--- Given information Enclosed Below ---
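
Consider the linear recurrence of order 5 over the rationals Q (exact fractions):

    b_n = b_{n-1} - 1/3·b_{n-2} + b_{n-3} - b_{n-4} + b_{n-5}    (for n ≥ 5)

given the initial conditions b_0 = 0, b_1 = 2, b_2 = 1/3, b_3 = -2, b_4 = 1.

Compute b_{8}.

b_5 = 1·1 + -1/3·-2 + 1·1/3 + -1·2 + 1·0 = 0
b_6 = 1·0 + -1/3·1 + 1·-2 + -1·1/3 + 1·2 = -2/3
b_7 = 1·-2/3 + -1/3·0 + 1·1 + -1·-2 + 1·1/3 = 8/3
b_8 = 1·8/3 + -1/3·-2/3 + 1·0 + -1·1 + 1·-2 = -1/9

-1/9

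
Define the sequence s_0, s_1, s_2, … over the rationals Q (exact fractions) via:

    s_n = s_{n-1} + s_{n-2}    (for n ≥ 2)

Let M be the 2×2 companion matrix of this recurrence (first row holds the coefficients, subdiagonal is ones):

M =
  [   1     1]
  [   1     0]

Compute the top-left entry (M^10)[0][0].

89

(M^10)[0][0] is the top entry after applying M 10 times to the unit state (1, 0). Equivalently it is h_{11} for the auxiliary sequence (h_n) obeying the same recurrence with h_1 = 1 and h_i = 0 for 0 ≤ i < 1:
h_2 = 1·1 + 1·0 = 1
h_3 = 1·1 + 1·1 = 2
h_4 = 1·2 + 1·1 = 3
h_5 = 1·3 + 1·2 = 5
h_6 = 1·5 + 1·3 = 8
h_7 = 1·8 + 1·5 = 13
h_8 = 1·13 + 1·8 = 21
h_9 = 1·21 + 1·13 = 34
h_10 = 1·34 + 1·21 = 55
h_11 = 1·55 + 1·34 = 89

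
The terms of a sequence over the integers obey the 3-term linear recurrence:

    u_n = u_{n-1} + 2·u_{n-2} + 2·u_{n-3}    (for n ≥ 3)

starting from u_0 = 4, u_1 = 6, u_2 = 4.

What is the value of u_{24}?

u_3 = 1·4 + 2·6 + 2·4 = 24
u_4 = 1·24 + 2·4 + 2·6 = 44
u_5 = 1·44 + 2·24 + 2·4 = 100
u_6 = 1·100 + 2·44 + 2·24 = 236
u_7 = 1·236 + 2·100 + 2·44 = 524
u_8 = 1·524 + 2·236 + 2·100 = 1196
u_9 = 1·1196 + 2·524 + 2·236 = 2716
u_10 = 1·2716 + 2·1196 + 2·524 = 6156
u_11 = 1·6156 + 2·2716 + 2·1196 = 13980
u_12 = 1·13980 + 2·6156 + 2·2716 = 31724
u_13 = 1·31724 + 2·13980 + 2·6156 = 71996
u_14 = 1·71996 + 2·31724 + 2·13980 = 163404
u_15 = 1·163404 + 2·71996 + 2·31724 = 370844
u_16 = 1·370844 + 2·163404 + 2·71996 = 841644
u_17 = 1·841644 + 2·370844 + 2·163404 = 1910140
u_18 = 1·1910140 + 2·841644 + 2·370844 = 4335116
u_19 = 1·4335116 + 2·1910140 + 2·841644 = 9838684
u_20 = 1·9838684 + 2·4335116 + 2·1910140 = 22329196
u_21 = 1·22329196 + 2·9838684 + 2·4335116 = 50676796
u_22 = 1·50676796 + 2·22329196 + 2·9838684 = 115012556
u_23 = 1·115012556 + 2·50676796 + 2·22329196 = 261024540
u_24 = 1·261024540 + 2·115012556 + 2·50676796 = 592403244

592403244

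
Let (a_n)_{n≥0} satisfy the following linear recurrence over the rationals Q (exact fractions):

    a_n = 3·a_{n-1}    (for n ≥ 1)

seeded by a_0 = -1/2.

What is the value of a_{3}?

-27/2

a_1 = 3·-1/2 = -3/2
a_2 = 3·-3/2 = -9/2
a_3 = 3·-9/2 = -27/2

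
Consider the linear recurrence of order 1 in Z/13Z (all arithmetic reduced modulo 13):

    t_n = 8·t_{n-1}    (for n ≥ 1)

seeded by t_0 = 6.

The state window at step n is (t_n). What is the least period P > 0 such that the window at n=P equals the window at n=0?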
--- End of Enclosed Given information ---
» **Your task**
The records need to be copied exactly, with no line left out.

» **Worked solution**
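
Consider the linear recurrence of order 5 over the rationals Q (exact fractions):

    b_n = b_{n-1} - 1/3·b_{n-2} + b_{n-3} - b_{n-4} + b_{n-5}    (for n ≥ 5)

given the initial conditions b_0 = 0, b_1 = 2, b_2 = 1/3, b_3 = -2, b_4 = 1.

Compute b_{8}.

b_5 = 1·1 + -1/3·-2 + 1·1/3 + -1·2 + 1·0 = 0
b_6 = 1·0 + -1/3·1 + 1·-2 + -1·1/3 + 1·2 = -2/3
b_7 = 1·-2/3 + -1/3·0 + 1·1 + -1·-2 + 1·1/3 = 8/3
b_8 = 1·8/3 + -1/3·-2/3 + 1·0 + -1·1 + 1·-2 = -1/9

-1/9

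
Define the sequence s_0, s_1, s_2, … over the rationals Q (exact fractions) via:

    s_n = s_{n-1} + s_{n-2}    (for n ≥ 2)

Let M be the 2×2 companion matrix of this recurrence (first row holds the coefficients, subdiagonal is ones):

M =
  [   1     1]
  [   1     0]

Compute the top-left entry (M^10)[0][0].

89

(M^10)[0][0] is the top entry after applying M 10 times to the unit state (1, 0). Equivalently it is h_{11} for the auxiliary sequence (h_n) obeying the same recurrence with h_1 = 1 and h_i = 0 for 0 ≤ i < 1:
h_2 = 1·1 + 1·0 = 1
h_3 = 1·1 + 1·1 = 2
h_4 = 1·2 + 1·1 = 3
h_5 = 1·3 + 1·2 = 5
h_6 = 1·5 + 1·3 = 8
h_7 = 1·8 + 1·5 = 13
h_8 = 1·13 + 1·8 = 21
h_9 = 1·21 + 1·13 = 34
h_10 = 1·34 + 1·21 = 55
h_11 = 1·55 + 1·34 = 89

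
The terms of a sequence over the integers obey the 3-term linear recurrence:

    u_n = u_{n-1} + 2·u_{n-2} + 2·u_{n-3}    (for n ≥ 3)

starting from u_0 = 4, u_1 = 6, u_2 = 4.

What is the value of u_{24}?

u_3 = 1·4 + 2·6 + 2·4 = 24
u_4 = 1·24 + 2·4 + 2·6 = 44
u_5 = 1·44 + 2·24 + 2·4 = 100
u_6 = 1·100 + 2·44 + 2·24 = 236
u_7 = 1·236 + 2·100 + 2·44 = 524
u_8 = 1·524 + 2·236 + 2·100 = 1196
u_9 = 1·1196 + 2·524 + 2·236 = 2716
u_10 = 1·2716 + 2·1196 + 2·524 = 6156
u_11 = 1·6156 + 2·2716 + 2·1196 = 13980
u_12 = 1·13980 + 2·6156 + 2·2716 = 31724
u_13 = 1·31724 + 2·13980 + 2·6156 = 71996
u_14 = 1·71996 + 2·31724 + 2·13980 = 163404
u_15 = 1·163404 + 2·71996 + 2·31724 = 370844
u_16 = 1·370844 + 2·163404 + 2·71996 = 841644
u_17 = 1·841644 + 2·370844 + 2·163404 = 1910140
u_18 = 1·1910140 + 2·841644 + 2·370844 = 4335116
u_19 = 1·4335116 + 2·1910140 + 2·841644 = 9838684
u_20 = 1·9838684 + 2·4335116 + 2·1910140 = 22329196
u_21 = 1·22329196 + 2·9838684 + 2·4335116 = 50676796
u_22 = 1·50676796 + 2·22329196 + 2·9838684 = 115012556
u_23 = 1·115012556 + 2·50676796 + 2·22329196 = 261024540
u_24 = 1·261024540 + 2·115012556 + 2·50676796 = 592403244

592403244

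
Let (a_n)_{n≥0} satisfy the following linear recurrence over the rationals Q (exact fractions):

    a_n = 3·a_{n-1}    (for n ≥ 1)

seeded by a_0 = -1/2.

What is the value of a_{3}?

-27/2

a_1 = 3·-1/2 = -3/2
a_2 = 3·-3/2 = -9/2
a_3 = 3·-9/2 = -27/2

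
Consider the linear recurrence of order 1 in Z/13Z (all arithmetic reduced modulo 13):

    t_n = 8·t_{n-1}    (for n ≥ 1)

seeded by t_0 = 6.

The state window at step n is (t_n). What is the least period P > 0 such that the window at n=P equals the window at n=0?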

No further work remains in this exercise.